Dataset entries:
########################################

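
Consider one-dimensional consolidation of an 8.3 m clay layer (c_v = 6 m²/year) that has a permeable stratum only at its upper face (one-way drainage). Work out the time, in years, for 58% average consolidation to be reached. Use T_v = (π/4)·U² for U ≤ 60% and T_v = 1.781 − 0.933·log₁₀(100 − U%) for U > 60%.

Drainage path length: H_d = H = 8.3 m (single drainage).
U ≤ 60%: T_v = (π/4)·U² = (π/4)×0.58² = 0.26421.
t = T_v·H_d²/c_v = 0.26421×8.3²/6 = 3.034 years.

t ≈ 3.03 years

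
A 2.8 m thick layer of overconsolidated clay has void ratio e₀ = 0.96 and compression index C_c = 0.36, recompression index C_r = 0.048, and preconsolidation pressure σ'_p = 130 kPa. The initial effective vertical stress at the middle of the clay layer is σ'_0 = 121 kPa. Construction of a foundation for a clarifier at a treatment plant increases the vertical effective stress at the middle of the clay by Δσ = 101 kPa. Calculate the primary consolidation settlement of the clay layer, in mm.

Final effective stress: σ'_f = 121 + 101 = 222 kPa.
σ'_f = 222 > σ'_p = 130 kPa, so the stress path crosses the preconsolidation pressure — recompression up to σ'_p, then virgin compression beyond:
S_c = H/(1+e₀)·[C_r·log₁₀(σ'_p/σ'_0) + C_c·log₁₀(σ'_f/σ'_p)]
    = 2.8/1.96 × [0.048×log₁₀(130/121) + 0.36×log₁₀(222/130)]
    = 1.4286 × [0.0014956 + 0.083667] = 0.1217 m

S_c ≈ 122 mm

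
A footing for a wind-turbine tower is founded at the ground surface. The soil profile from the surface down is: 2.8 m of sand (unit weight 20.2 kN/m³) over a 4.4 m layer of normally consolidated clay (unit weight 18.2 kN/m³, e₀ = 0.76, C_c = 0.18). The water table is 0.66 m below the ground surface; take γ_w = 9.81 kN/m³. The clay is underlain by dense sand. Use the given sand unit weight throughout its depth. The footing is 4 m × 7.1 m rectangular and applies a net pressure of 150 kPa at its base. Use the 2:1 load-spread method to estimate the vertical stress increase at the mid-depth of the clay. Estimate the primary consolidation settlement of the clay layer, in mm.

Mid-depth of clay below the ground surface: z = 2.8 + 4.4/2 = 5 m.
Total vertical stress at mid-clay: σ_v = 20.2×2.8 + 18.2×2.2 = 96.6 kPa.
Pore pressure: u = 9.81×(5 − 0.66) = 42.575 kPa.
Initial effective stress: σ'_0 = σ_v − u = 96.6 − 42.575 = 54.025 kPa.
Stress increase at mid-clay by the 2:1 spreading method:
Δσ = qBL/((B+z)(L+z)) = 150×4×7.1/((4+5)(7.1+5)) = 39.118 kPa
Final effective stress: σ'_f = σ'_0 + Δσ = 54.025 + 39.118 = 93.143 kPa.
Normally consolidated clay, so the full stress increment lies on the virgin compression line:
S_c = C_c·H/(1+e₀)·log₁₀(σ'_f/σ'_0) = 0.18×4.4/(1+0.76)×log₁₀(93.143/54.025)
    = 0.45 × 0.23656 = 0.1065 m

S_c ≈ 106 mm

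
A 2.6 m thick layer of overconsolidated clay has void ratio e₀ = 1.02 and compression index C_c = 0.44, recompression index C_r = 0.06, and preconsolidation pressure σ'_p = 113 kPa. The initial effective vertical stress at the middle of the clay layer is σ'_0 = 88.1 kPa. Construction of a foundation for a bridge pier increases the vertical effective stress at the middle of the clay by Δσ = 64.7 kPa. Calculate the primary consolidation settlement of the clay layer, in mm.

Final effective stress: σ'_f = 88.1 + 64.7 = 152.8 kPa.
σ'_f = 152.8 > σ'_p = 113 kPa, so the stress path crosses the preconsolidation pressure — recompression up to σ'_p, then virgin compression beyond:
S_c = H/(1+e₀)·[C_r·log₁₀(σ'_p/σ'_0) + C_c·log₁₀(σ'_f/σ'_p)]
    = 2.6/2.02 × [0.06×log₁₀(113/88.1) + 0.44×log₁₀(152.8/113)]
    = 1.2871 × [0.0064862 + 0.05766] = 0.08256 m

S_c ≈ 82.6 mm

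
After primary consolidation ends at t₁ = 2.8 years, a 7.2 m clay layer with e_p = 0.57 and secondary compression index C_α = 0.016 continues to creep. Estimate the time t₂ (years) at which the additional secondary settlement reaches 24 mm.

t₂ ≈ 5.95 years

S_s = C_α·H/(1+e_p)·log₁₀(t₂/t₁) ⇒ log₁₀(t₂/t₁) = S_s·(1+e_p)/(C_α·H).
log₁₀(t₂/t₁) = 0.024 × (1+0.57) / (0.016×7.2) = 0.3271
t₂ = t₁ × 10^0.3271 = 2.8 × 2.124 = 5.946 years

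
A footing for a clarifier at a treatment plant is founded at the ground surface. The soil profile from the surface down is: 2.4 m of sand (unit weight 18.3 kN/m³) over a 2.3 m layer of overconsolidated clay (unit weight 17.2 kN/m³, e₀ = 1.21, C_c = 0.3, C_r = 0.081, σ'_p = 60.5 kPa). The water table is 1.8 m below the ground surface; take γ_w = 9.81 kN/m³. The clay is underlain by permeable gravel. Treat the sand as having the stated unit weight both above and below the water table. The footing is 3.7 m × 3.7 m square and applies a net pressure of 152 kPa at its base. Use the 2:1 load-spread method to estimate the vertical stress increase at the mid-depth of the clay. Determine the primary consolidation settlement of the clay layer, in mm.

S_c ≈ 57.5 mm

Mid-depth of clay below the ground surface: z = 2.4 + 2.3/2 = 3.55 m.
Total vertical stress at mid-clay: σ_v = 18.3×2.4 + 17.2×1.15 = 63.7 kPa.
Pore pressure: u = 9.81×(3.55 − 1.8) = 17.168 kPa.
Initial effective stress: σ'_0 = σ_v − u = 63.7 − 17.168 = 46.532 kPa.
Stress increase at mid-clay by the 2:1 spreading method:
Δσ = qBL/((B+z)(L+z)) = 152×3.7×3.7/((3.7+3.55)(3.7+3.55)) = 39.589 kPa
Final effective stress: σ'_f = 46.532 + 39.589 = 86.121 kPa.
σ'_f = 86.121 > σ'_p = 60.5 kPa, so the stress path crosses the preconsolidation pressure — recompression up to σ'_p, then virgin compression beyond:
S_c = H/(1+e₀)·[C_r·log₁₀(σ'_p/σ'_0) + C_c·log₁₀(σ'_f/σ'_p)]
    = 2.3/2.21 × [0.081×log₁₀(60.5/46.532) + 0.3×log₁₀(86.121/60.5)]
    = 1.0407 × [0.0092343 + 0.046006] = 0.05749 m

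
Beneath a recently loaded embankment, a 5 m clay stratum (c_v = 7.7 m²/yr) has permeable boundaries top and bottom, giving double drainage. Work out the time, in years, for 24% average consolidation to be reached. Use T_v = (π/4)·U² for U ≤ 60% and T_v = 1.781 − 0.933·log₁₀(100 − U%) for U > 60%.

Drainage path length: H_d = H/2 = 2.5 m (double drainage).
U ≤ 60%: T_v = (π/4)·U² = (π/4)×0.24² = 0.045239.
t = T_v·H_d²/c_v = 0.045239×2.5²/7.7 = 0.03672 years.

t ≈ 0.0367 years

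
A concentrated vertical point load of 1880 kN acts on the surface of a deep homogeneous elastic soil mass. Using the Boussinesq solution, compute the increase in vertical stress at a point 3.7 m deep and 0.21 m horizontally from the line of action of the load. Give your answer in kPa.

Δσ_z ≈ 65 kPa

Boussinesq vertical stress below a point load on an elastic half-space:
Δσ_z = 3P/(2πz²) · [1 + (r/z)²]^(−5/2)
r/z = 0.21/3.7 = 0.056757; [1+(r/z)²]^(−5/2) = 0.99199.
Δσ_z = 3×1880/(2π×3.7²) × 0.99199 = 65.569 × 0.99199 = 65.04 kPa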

########################################

Return exactly the line that contains "A concentrated vertical" and every line after it, through the last line of the records.

### Task response
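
A concentrated vertical point load of 1880 kN acts on the surface of a deep homogeneous elastic soil mass. Using the Boussinesq solution, compute the increase in vertical stress at a point 3.7 m deep and 0.21 m horizontally from the line of action of the load. Give your answer in kPa.

Δσ_z ≈ 65 kPa

Boussinesq vertical stress below a point load on an elastic half-space:
Δσ_z = 3P/(2πz²) · [1 + (r/z)²]^(−5/2)
r/z = 0.21/3.7 = 0.056757; [1+(r/z)²]^(−5/2) = 0.99199.
Δσ_z = 3×1880/(2π×3.7²) × 0.99199 = 65.569 × 0.99199 = 65.04 kPa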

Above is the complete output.